Among the lines of the records below, copy those that hold the word "Fast".
• • • •
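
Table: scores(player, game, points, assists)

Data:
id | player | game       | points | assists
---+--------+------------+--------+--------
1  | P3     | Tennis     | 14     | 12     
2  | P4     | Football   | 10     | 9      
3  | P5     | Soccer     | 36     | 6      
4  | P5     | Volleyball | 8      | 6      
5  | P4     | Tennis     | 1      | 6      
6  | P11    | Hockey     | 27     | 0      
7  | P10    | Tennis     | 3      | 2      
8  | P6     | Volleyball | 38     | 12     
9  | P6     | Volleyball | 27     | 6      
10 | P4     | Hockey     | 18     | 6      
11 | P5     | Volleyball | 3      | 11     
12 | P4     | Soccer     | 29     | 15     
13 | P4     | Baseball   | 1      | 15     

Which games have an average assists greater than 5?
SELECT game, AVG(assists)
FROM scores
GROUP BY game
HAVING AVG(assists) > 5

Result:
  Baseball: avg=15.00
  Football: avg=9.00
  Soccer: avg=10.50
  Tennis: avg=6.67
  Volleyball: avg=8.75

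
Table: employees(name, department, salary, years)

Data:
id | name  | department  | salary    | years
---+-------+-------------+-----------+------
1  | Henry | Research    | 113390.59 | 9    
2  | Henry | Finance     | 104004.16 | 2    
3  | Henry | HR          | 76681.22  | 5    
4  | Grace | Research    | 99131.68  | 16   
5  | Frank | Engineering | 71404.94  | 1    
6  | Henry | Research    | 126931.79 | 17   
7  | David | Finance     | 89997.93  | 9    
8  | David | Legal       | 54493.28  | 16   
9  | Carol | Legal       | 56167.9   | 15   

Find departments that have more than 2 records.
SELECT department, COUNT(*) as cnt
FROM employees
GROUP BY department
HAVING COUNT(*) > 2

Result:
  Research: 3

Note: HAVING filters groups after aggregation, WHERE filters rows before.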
• • • •
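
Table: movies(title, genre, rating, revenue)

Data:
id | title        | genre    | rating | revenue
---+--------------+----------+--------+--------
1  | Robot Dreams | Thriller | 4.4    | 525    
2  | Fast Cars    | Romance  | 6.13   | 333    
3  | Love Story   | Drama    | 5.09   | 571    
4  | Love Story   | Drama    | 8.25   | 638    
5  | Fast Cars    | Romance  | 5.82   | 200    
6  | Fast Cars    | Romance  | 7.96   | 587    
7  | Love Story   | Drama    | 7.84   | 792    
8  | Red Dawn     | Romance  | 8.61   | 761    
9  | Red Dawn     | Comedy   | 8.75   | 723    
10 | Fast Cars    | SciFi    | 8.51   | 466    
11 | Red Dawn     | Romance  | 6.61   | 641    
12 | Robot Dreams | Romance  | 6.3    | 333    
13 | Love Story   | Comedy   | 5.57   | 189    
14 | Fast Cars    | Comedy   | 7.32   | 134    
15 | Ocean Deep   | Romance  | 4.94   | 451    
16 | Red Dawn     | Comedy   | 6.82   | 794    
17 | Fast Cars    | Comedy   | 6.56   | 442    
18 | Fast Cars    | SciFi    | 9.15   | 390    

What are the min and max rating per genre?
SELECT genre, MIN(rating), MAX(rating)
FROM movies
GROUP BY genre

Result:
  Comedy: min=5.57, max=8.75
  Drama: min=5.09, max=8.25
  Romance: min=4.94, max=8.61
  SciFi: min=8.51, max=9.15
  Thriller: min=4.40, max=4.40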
• • • •
RESPONSE TO THE EXERCISE.
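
2  | Fast Cars    | Romance  | 6.13   | 333    
5  | Fast Cars    | Romance  | 5.82   | 200    
6  | Fast Cars    | Romance  | 7.96   | 587    
10 | Fast Cars    | SciFi    | 8.51   | 466    
14 | Fast Cars    | Comedy   | 7.32   | 134    
17 | Fast Cars    | Comedy   | 6.56   | 442    
18 | Fast Cars    | SciFi    | 9.15   | 390    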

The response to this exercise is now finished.